§ **TASK DETAILS**
Every line of the material must be copied exactly, from the first to the last.

§ **DATA IN THIS EXERCISE**
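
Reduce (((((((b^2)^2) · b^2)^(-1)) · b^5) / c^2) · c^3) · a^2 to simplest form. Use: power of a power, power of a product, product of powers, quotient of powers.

a^2b^(-1)c

(((((((b^2)^2) · b^2)^(-1)) · b^5) / c^2) · c^3) · a^2
= (((((((b^2)^2)^(-1)) · ((b^2)^(-1))) · b^5) / c^2) · c^3) · a^2    [power of a product]
= ((((((b^2)^(-2)) · ((b^2)^(-1))) · b^5) / c^2) · c^3) · a^2    [power of a power]
= ((((b^(-4) · ((b^2)^(-1))) · b^5) / c^2) · c^3) · a^2    [power of a power]
= ((((b^(-4) · b^(-2)) · b^5) / c^2) · c^3) · a^2    [power of a power]
= (((b^(-6) · b^5) / c^2) · c^3) · a^2    [product of powers]
= ((b^(-1) / c^2) · c^3) · a^2    [product of powers]
= a^2b^(-1)c    [quotient of powers]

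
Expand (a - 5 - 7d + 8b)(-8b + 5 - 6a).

-56ab + 35a - 6a^2 + 80b - 25 + 56bd - 35d + 42ad - 64b^2

(a - 5 - 7d + 8b)(-8b + 5 - 6a)
= -8ab + 5a - 6a^2 + 40b - 25 + 30a + 56bd - 35d + 42ad - 64b^2 + 40b - 48ab    [distributive law]
= -56ab + 35a - 6a^2 + 80b - 25 + 56bd - 35d + 42ad - 64b^2    [combine like terms]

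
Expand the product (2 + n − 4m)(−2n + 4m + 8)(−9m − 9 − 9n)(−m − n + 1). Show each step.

(2 + n − 4m)(−2n + 4m + 8)(−9m − 9 − 9n)(−m − n + 1)
= (−4n + 8m + 16 − 2n^2 + 4mn + 8n + 8mn − 16m^2 − 32m)(−9m − 9 − 9n)(−m − n + 1)    [distributive law]
= (4n − 24m + 16 − 2n^2 + 12mn − 16m^2)(−9m − 9 − 9n)(−m − n + 1)    [combine like terms]
= (−36mn − 36n − 36n^2 + 216m^2 + 216m + 216mn − 144m − 144 − 144n + 18mn^2 + 18n^2 + 18n^3 − 108m^2n − 108mn − 108mn^2 + 144m^3 + 144m^2 + 144m^2n)(−m − n + 1)    [distributive law]
= (72mn − 180n − 18n^2 + 360m^2 + 72m − 144 − 90mn^2 + 18n^3 + 36m^2n + 144m^3)(−m − n + 1)    [combine like terms]
= −72m^2n − 72mn^2 + 72mn + 180mn + 180n^2 − 180n + 18mn^2 + 18n^3 − 18n^2 − 360m^3 − 360m^2n + 360m^2 − 72m^2 − 72mn + 72m + 144m + 144n − 144 + 90m^2n^2 + 90mn^3 − 90mn^2 − 18mn^3 − 18n^4 + 18n^3 − 36m^3n − 36m^2n^2 + 36m^2n − 144m^4 − 144m^3n + 144m^3    [distributive law]
= −396m^2n − 144mn^2 + 180mn + 162n^2 − 36n + 36n^3 − 216m^3 + 288m^2 + 216m − 144 + 54m^2n^2 + 72mn^3 − 18n^4 − 180m^3n − 144m^4    [combine like terms]

−396m^2n − 144mn^2 + 180mn + 162n^2 − 36n + 36n^3 − 216m^3 + 288m^2 + 216m − 144 + 54m^2n^2 + 72mn^3 − 18n^4 − 180m^3n − 144m^4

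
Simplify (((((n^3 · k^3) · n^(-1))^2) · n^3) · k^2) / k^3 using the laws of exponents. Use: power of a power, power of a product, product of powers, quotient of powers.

k^5·n^7

(((((n^3 · k^3) · n^(-1))^2) · n^3) · k^2) / k^3
= (((((n^3 · k^3)^2) · ((n^(-1))^2)) · n^3) · k^2) / k^3    [power of a product]
= ((((((n^3)^2) · ((k^3)^2)) · ((n^(-1))^2)) · n^3) · k^2) / k^3    [power of a product]
= ((((n^6 · ((k^3)^2)) · ((n^(-1))^2)) · n^3) · k^2) / k^3    [power of a power]
= ((((n^6 · k^6) · ((n^(-1))^2)) · n^3) · k^2) / k^3    [power of a power]
= ((((n^6 · k^6) · n^(-2)) · n^3) · k^2) / k^3    [power of a power]
= k^5·n^7    [quotient of powers; product of powers]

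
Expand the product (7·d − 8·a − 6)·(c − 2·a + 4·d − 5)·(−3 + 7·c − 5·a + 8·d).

−482·c·d + 49·c²·d − 421·a·c·d + 252·c·d² + 849·a·d + 358·a²·d − 508·a·d² − 556·d² + 224·d³ + 417·d + 418·a·c − 56·a·c² + 152·a²·c − 308·a² − 80·a³ − 306·a + 228·c − 42·c² − 90

(7·d − 8·a − 6)·(c − 2·a + 4·d − 5)·(−3 + 7·c − 5·a + 8·d)
= (7·c·d − 14·a·d + 28·d² − 35·d − 8·a·c + 16·a² − 32·a·d + 40·a − 6·c + 12·a − 24·d + 30)·(−3 + 7·c − 5·a + 8·d)    [distributive law]
= (7·c·d − 46·a·d + 28·d² − 59·d − 8·a·c + 16·a² + 52·a − 6·c + 30)·(−3 + 7·c − 5·a + 8·d)    [combine like terms]
= −21·c·d + 49·c²·d − 35·a·c·d + 56·c·d² + 138·a·d − 322·a·c·d + 230·a²·d − 368·a·d² − 84·d² + 196·c·d² − 140·a·d² + 224·d³ + 177·d − 413·c·d + 295·a·d − 472·d² + 24·a·c − 56·a·c² + 40·a²·c − 64·a·c·d − 48·a² + 112·a²·c − 80·a³ + 128·a²·d − 156·a + 364·a·c − 260·a² + 416·a·d + 18·c − 42·c² + 30·a·c − 48·c·d − 90 + 210·c − 150·a + 240·d    [distributive law]
= −482·c·d + 49·c²·d − 421·a·c·d + 252·c·d² + 849·a·d + 358·a²·d − 508·a·d² − 556·d² + 224·d³ + 417·d + 418·a·c − 56·a·c² + 152·a²·c − 308·a² − 80·a³ − 306·a + 228·c − 42·c² − 90    [combine like terms]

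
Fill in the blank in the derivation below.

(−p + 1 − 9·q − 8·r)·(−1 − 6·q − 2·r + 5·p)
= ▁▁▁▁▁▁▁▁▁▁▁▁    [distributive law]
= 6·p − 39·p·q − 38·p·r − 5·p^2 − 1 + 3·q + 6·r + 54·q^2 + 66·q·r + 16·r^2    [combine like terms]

After distributive law, the bracketed line is:

p + 6·p·q + 2·p·r − 5·p^2 − 1 − 6·q − 2·r + 5·p + 9·q + 54·q^2 + 18·q·r − 45·p·q + 8·r + 48·q·r + 16·r^2 − 40·p·r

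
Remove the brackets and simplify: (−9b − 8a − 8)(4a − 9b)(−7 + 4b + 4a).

−92ab + 468ab^2 + 16a^2b − 279b^2 + 324b^3 + 96a^2 − 128a^3 + 224a − 504b

(−9b − 8a − 8)(4a − 9b)(−7 + 4b + 4a)
= (−36ab + 81b^2 − 32a^2 + 72ab − 32a + 72b)(−7 + 4b + 4a)    [distributive law]
= (36ab + 81b^2 − 32a^2 − 32a + 72b)(−7 + 4b + 4a)    [combine like terms]
= −252ab + 144ab^2 + 144a^2b − 567b^2 + 324b^3 + 324ab^2 + 224a^2 − 128a^2b − 128a^3 + 224a − 128ab − 128a^2 − 504b + 288b^2 + 288ab    [distributive law]
= −92ab + 468ab^2 + 16a^2b − 279b^2 + 324b^3 + 96a^2 − 128a^3 + 224a − 504b    [combine like terms]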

§ **EXERCISE RESULT**
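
Reduce (((((((b^2)^2) · b^2)^(-1)) · b^5) / c^2) · c^3) · a^2 to simplest form. Use: power of a power, power of a product, product of powers, quotient of powers.

a^2b^(-1)c

(((((((b^2)^2) · b^2)^(-1)) · b^5) / c^2) · c^3) · a^2
= (((((((b^2)^2)^(-1)) · ((b^2)^(-1))) · b^5) / c^2) · c^3) · a^2    [power of a product]
= ((((((b^2)^(-2)) · ((b^2)^(-1))) · b^5) / c^2) · c^3) · a^2    [power of a power]
= ((((b^(-4) · ((b^2)^(-1))) · b^5) / c^2) · c^3) · a^2    [power of a power]
= ((((b^(-4) · b^(-2)) · b^5) / c^2) · c^3) · a^2    [power of a power]
= (((b^(-6) · b^5) / c^2) · c^3) · a^2    [product of powers]
= ((b^(-1) / c^2) · c^3) · a^2    [product of powers]
= a^2b^(-1)c    [quotient of powers]

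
Expand (a - 5 - 7d + 8b)(-8b + 5 - 6a).

-56ab + 35a - 6a^2 + 80b - 25 + 56bd - 35d + 42ad - 64b^2

(a - 5 - 7d + 8b)(-8b + 5 - 6a)
= -8ab + 5a - 6a^2 + 40b - 25 + 30a + 56bd - 35d + 42ad - 64b^2 + 40b - 48ab    [distributive law]
= -56ab + 35a - 6a^2 + 80b - 25 + 56bd - 35d + 42ad - 64b^2    [combine like terms]

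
Expand the product (2 + n − 4m)(−2n + 4m + 8)(−9m − 9 − 9n)(−m − n + 1). Show each step.

(2 + n − 4m)(−2n + 4m + 8)(−9m − 9 − 9n)(−m − n + 1)
= (−4n + 8m + 16 − 2n^2 + 4mn + 8n + 8mn − 16m^2 − 32m)(−9m − 9 − 9n)(−m − n + 1)    [distributive law]
= (4n − 24m + 16 − 2n^2 + 12mn − 16m^2)(−9m − 9 − 9n)(−m − n + 1)    [combine like terms]
= (−36mn − 36n − 36n^2 + 216m^2 + 216m + 216mn − 144m − 144 − 144n + 18mn^2 + 18n^2 + 18n^3 − 108m^2n − 108mn − 108mn^2 + 144m^3 + 144m^2 + 144m^2n)(−m − n + 1)    [distributive law]
= (72mn − 180n − 18n^2 + 360m^2 + 72m − 144 − 90mn^2 + 18n^3 + 36m^2n + 144m^3)(−m − n + 1)    [combine like terms]
= −72m^2n − 72mn^2 + 72mn + 180mn + 180n^2 − 180n + 18mn^2 + 18n^3 − 18n^2 − 360m^3 − 360m^2n + 360m^2 − 72m^2 − 72mn + 72m + 144m + 144n − 144 + 90m^2n^2 + 90mn^3 − 90mn^2 − 18mn^3 − 18n^4 + 18n^3 − 36m^3n − 36m^2n^2 + 36m^2n − 144m^4 − 144m^3n + 144m^3    [distributive law]
= −396m^2n − 144mn^2 + 180mn + 162n^2 − 36n + 36n^3 − 216m^3 + 288m^2 + 216m − 144 + 54m^2n^2 + 72mn^3 − 18n^4 − 180m^3n − 144m^4    [combine like terms]

−396m^2n − 144mn^2 + 180mn + 162n^2 − 36n + 36n^3 − 216m^3 + 288m^2 + 216m − 144 + 54m^2n^2 + 72mn^3 − 18n^4 − 180m^3n − 144m^4

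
Simplify (((((n^3 · k^3) · n^(-1))^2) · n^3) · k^2) / k^3 using the laws of exponents. Use: power of a power, power of a product, product of powers, quotient of powers.

k^5·n^7

(((((n^3 · k^3) · n^(-1))^2) · n^3) · k^2) / k^3
= (((((n^3 · k^3)^2) · ((n^(-1))^2)) · n^3) · k^2) / k^3    [power of a product]
= ((((((n^3)^2) · ((k^3)^2)) · ((n^(-1))^2)) · n^3) · k^2) / k^3    [power of a product]
= ((((n^6 · ((k^3)^2)) · ((n^(-1))^2)) · n^3) · k^2) / k^3    [power of a power]
= ((((n^6 · k^6) · ((n^(-1))^2)) · n^3) · k^2) / k^3    [power of a power]
= ((((n^6 · k^6) · n^(-2)) · n^3) · k^2) / k^3    [power of a power]
= k^5·n^7    [quotient of powers; product of powers]

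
Expand the product (7·d − 8·a − 6)·(c − 2·a + 4·d − 5)·(−3 + 7·c − 5·a + 8·d).

−482·c·d + 49·c²·d − 421·a·c·d + 252·c·d² + 849·a·d + 358·a²·d − 508·a·d² − 556·d² + 224·d³ + 417·d + 418·a·c − 56·a·c² + 152·a²·c − 308·a² − 80·a³ − 306·a + 228·c − 42·c² − 90

(7·d − 8·a − 6)·(c − 2·a + 4·d − 5)·(−3 + 7·c − 5·a + 8·d)
= (7·c·d − 14·a·d + 28·d² − 35·d − 8·a·c + 16·a² − 32·a·d + 40·a − 6·c + 12·a − 24·d + 30)·(−3 + 7·c − 5·a + 8·d)    [distributive law]
= (7·c·d − 46·a·d + 28·d² − 59·d − 8·a·c + 16·a² + 52·a − 6·c + 30)·(−3 + 7·c − 5·a + 8·d)    [combine like terms]
= −21·c·d + 49·c²·d − 35·a·c·d + 56·c·d² + 138·a·d − 322·a·c·d + 230·a²·d − 368·a·d² − 84·d² + 196·c·d² − 140·a·d² + 224·d³ + 177·d − 413·c·d + 295·a·d − 472·d² + 24·a·c − 56·a·c² + 40·a²·c − 64·a·c·d − 48·a² + 112·a²·c − 80·a³ + 128·a²·d − 156·a + 364·a·c − 260·a² + 416·a·d + 18·c − 42·c² + 30·a·c − 48·c·d − 90 + 210·c − 150·a + 240·d    [distributive law]
= −482·c·d + 49·c²·d − 421·a·c·d + 252·c·d² + 849·a·d + 358·a²·d − 508·a·d² − 556·d² + 224·d³ + 417·d + 418·a·c − 56·a·c² + 152·a²·c − 308·a² − 80·a³ − 306·a + 228·c − 42·c² − 90    [combine like terms]

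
Fill in the blank in the derivation below.

(−p + 1 − 9·q − 8·r)·(−1 − 6·q − 2·r + 5·p)
= ▁▁▁▁▁▁▁▁▁▁▁▁    [distributive law]
= 6·p − 39·p·q − 38·p·r − 5·p^2 − 1 + 3·q + 6·r + 54·q^2 + 66·q·r + 16·r^2    [combine like terms]

After distributive law, the bracketed line is:

p + 6·p·q + 2·p·r − 5·p^2 − 1 − 6·q − 2·r + 5·p + 9·q + 54·q^2 + 18·q·r − 45·p·q + 8·r + 48·q·r + 16·r^2 − 40·p·r

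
Remove the brackets and simplify: (−9b − 8a − 8)(4a − 9b)(−7 + 4b + 4a).

−92ab + 468ab^2 + 16a^2b − 279b^2 + 324b^3 + 96a^2 − 128a^3 + 224a − 504b

(−9b − 8a − 8)(4a − 9b)(−7 + 4b + 4a)
= (−36ab + 81b^2 − 32a^2 + 72ab − 32a + 72b)(−7 + 4b + 4a)    [distributive law]
= (36ab + 81b^2 − 32a^2 − 32a + 72b)(−7 + 4b + 4a)    [combine like terms]
= −252ab + 144ab^2 + 144a^2b − 567b^2 + 324b^3 + 324ab^2 + 224a^2 − 128a^2b − 128a^3 + 224a − 128ab − 128a^2 − 504b + 288b^2 + 288ab    [distributive law]
= −92ab + 468ab^2 + 16a^2b − 279b^2 + 324b^3 + 96a^2 − 128a^3 + 224a − 504b    [combine like terms]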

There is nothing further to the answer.